#### Problem:
Transcribe every record exactly.

(Saved data entries)
•••••

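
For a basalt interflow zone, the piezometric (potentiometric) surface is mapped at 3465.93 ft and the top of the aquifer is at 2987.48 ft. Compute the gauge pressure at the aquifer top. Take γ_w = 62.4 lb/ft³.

Pressure head at the aquifer top: ψ = h − z = 3465.93 − 2987.48 = 478.45 ft.
P = γψ/144 = 62.4 × 478.45 / 144 = 207 psi.

P ≈ 207 psi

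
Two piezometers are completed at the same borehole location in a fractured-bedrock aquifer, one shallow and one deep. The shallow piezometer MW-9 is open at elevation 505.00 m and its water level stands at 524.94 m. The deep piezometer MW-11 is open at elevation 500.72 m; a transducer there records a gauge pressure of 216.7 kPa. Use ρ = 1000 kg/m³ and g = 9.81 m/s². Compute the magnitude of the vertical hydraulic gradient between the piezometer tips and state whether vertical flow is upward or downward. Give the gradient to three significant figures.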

•••••

#### Task output:
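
For a basalt interflow zone, the piezometric (potentiometric) surface is mapped at 3465.93 ft and the top of the aquifer is at 2987.48 ft. Compute the gauge pressure at the aquifer top. Take γ_w = 62.4 lb/ft³.

Pressure head at the aquifer top: ψ = h − z = 3465.93 − 2987.48 = 478.45 ft.
P = γψ/144 = 62.4 × 478.45 / 144 = 207 psi.

P ≈ 207 psi

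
Two piezometers are completed at the same borehole location in a fractured-bedrock aquifer, one shallow and one deep. The shallow piezometer MW-9 is open at elevation 505.00 m and its water level stands at 524.94 m. The deep piezometer MW-11 is open at elevation 500.72 m; a transducer there records a gauge pressure of 216.7 kPa. Use ρ = 1000 kg/m³ and g = 9.81 m/s². Compute the magnitude of the vertical hydraulic gradient between the piezometer tips and state whether vertical flow is upward or downward. Give the gradient to three significant figures.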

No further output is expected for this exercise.